- [Required action] In the records below, find the line containing "A's planner proposes"; give it again exactly, along with every line that follows, and nothing else.

(Saved data entries)
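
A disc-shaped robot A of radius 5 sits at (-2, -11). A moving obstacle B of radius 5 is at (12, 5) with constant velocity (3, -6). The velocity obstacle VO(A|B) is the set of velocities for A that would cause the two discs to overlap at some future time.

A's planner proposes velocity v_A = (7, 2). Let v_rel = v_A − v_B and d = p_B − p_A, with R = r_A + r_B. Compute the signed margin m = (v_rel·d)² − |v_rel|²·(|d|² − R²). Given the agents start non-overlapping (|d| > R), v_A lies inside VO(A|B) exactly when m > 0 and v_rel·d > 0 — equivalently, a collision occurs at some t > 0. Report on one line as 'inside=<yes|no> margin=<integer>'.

d = (14, 16),  |d|² = 452;  R = 5+5 = 10,  c = 452−10² = 352
v_rel = (4, 8),  |v_rel|² = 80;  v_rel·d = (4)·(14) + (8)·(16) = 184
80·t² − 368·t + 352 = 0  ⇒  m = 184² − 80·352 = 5696
m = 5696 > 0,  v_rel·d = 184 > 0  ⇒  inside

inside=yes margin=5696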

- [Output for this exercise]
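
A's planner proposes velocity v_A = (7, 2). Let v_rel = v_A − v_B and d = p_B − p_A, with R = r_A + r_B. Compute the signed margin m = (v_rel·d)² − |v_rel|²·(|d|² − R²). Given the agents start non-overlapping (|d| > R), v_A lies inside VO(A|B) exactly when m > 0 and v_rel·d > 0 — equivalently, a collision occurs at some t > 0. Report on one line as 'inside=<yes|no> margin=<integer>'.

d = (14, 16),  |d|² = 452;  R = 5+5 = 10,  c = 452−10² = 352
v_rel = (4, 8),  |v_rel|² = 80;  v_rel·d = (4)·(14) + (8)·(16) = 184
80·t² − 368·t + 352 = 0  ⇒  m = 184² − 80·352 = 5696
m = 5696 > 0,  v_rel·d = 184 > 0  ⇒  inside

inside=yes margin=5696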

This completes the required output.